**Exercise prompt**
Pick out all lines in the listing holding the string "joint" and copy them.

Task material Block Start

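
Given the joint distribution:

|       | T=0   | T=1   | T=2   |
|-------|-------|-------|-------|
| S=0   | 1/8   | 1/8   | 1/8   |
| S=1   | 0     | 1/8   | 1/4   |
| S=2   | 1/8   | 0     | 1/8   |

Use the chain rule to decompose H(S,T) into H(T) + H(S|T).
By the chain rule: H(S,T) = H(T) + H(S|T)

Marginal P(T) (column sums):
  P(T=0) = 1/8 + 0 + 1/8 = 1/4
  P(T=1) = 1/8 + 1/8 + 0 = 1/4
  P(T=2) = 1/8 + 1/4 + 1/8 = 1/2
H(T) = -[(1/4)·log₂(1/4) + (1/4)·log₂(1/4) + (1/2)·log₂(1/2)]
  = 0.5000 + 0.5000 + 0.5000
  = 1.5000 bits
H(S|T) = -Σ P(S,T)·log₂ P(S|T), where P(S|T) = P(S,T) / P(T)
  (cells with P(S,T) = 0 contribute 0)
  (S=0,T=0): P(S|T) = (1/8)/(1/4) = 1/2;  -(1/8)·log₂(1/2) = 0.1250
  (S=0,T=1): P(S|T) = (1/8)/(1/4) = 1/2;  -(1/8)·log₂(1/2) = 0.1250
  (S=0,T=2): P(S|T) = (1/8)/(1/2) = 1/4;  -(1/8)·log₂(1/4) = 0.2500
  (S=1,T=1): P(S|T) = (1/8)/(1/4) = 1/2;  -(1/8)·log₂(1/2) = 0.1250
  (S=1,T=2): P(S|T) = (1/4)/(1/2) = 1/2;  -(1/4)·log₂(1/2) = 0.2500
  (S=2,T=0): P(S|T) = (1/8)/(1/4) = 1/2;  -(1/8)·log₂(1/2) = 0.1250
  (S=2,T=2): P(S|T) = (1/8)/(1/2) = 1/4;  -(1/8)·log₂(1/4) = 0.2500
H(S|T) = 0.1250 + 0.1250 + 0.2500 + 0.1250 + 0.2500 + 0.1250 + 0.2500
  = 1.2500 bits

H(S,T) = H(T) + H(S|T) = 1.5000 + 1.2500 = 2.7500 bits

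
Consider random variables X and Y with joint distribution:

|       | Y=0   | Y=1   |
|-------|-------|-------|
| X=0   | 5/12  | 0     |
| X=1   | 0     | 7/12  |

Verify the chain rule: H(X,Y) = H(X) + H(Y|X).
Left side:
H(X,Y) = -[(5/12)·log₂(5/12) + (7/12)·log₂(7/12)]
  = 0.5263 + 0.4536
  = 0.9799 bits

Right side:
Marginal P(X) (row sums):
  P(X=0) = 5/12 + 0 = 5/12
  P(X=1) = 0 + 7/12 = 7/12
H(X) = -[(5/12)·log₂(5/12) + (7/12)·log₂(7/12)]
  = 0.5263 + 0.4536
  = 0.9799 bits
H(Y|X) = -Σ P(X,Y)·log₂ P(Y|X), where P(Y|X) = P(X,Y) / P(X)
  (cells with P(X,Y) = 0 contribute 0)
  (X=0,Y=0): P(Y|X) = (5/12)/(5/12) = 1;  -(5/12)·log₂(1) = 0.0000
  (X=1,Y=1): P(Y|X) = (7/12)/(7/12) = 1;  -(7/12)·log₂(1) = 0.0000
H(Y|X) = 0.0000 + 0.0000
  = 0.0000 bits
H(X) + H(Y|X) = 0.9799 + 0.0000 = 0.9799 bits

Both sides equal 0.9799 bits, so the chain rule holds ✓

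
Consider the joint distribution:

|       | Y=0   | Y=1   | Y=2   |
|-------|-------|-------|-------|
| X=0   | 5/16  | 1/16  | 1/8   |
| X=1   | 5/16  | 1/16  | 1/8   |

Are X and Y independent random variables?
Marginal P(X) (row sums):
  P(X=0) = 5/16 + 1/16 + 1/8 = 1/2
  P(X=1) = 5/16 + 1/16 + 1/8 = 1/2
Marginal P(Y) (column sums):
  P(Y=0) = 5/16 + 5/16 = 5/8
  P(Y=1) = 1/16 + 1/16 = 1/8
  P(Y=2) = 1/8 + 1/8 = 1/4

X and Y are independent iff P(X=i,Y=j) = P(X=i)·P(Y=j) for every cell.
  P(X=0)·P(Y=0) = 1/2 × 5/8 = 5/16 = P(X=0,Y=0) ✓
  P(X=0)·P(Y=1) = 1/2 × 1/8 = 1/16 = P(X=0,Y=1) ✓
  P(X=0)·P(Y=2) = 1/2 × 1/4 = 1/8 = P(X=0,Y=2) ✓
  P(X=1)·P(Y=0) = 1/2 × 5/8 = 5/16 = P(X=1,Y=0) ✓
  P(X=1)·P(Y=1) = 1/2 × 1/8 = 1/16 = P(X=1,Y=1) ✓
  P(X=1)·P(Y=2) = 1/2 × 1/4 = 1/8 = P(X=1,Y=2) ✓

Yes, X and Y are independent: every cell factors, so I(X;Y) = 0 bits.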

Task material Block End
Task material Block Start

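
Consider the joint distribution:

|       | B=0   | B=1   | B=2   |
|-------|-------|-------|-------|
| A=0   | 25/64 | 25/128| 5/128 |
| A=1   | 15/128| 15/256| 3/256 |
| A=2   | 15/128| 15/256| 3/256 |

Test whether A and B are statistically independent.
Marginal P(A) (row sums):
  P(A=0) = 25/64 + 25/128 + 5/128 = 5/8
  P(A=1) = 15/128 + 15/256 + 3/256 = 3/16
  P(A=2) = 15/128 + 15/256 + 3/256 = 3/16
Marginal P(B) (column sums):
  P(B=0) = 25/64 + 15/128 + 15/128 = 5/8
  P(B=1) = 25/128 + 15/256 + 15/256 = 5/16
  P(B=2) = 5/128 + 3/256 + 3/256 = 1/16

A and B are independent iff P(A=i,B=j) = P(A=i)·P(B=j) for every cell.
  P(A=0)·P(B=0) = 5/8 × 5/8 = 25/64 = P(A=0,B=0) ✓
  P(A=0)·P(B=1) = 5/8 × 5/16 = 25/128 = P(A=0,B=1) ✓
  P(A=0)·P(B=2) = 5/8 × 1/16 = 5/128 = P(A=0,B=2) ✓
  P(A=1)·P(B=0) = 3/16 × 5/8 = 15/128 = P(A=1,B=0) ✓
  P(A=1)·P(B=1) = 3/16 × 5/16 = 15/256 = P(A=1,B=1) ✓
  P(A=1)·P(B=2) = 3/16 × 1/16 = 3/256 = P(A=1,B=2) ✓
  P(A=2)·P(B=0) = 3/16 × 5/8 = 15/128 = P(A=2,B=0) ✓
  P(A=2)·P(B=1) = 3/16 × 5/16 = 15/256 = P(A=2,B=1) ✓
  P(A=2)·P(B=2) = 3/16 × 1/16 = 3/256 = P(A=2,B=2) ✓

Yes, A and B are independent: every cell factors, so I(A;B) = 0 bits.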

Task material Block End

**Answer space**
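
Given the joint distribution:
Consider random variables X and Y with joint distribution:
Consider the joint distribution:
Consider the joint distribution: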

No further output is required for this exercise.